TO DO:
Would you copy all lines in the data that contain the word "applying"?
##### EXCERPTED DATA #####
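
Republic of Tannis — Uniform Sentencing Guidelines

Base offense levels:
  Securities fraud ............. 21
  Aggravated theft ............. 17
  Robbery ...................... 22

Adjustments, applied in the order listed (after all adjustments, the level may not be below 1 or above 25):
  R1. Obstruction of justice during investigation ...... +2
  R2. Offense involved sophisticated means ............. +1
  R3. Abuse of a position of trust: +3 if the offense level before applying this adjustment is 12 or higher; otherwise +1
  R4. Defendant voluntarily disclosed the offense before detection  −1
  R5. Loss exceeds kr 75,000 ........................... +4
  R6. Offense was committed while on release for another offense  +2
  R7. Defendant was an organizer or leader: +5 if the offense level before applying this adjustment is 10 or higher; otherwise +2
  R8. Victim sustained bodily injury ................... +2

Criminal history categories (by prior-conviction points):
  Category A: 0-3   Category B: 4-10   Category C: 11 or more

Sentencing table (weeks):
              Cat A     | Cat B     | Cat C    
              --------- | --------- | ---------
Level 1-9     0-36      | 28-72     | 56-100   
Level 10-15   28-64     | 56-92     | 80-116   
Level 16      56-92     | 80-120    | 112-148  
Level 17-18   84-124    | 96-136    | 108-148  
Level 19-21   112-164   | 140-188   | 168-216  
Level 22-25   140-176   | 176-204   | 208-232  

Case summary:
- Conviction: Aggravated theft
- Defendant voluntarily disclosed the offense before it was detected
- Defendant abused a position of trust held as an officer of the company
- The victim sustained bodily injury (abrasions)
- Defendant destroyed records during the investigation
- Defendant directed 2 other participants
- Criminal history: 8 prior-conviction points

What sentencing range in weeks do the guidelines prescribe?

176-204 weeks

Base offense level for aggravated theft: 17.
R1 applies: 17 + 2 = 19.
R2 does not apply.
R3 applies (level before this adjustment is 19 ≥ 12, so +3): 19 + 3 = 22.
R4 applies: 22 − 1 = 21.
R5 does not apply.
R6 does not apply.
R7 applies (level before this adjustment is 21 ≥ 10, so +5): 21 + 5 = 26.
R8 applies: 26 + 2 = 28.
Level 28 exceeds the maximum of 25; capped at 25.
Final offense level: 25.
Criminal history: 8 prior points → Category B (4-10).
Level 25 falls in the 22-25 band.
Grid: Level 22-25 × Category B = 176-204 weeks.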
#####
EXPECTED ANSWER:
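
  R3. Abuse of a position of trust: +3 if the offense level before applying this adjustment is 12 or higher; otherwise +1
  R7. Defendant was an organizer or leader: +5 if the offense level before applying this adjustment is 10 or higher; otherwise +2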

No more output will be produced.